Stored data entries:
+++

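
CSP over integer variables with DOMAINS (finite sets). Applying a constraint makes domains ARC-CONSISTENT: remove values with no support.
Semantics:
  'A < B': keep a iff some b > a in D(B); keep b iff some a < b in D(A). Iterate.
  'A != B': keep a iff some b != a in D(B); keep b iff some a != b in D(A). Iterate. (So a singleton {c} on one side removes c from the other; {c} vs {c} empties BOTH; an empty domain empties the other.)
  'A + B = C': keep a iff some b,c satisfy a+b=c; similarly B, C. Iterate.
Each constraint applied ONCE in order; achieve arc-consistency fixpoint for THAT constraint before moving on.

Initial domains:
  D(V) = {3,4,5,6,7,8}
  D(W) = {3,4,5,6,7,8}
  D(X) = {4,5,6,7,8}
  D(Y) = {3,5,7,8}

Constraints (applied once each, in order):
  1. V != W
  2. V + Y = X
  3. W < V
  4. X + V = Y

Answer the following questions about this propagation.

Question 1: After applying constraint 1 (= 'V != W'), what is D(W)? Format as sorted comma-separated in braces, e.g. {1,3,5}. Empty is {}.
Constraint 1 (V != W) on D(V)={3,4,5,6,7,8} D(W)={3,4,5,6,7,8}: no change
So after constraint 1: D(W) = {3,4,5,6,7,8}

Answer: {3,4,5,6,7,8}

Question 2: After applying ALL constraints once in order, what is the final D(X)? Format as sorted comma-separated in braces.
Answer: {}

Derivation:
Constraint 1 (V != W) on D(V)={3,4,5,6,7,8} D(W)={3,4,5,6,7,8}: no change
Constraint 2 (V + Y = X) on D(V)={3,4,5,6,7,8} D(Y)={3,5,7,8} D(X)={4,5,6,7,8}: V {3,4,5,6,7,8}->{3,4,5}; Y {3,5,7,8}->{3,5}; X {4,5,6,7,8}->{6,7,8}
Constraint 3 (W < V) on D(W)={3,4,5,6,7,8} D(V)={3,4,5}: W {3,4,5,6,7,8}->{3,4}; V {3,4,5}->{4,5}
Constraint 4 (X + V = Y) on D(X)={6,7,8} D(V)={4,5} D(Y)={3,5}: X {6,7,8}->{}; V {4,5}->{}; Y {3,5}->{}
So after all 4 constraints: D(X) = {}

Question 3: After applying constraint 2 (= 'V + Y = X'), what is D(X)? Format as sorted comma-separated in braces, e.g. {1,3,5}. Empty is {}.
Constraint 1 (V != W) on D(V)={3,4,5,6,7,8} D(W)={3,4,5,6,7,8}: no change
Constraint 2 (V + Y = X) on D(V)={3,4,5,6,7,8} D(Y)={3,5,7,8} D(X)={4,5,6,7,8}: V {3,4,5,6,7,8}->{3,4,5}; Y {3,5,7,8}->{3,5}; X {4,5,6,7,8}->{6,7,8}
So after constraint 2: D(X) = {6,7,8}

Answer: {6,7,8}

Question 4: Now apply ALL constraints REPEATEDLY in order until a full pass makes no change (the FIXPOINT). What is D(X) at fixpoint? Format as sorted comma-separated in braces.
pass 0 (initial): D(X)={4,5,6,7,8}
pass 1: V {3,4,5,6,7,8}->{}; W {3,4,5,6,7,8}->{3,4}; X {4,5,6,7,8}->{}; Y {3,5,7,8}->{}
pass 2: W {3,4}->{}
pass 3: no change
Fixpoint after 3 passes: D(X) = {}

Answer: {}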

+++

Search each line of the data above for "domains", and copy the lines where it occurs.

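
CSP over integer variables with DOMAINS (finite sets). Applying a constraint makes domains ARC-CONSISTENT: remove values with no support.
Initial domains: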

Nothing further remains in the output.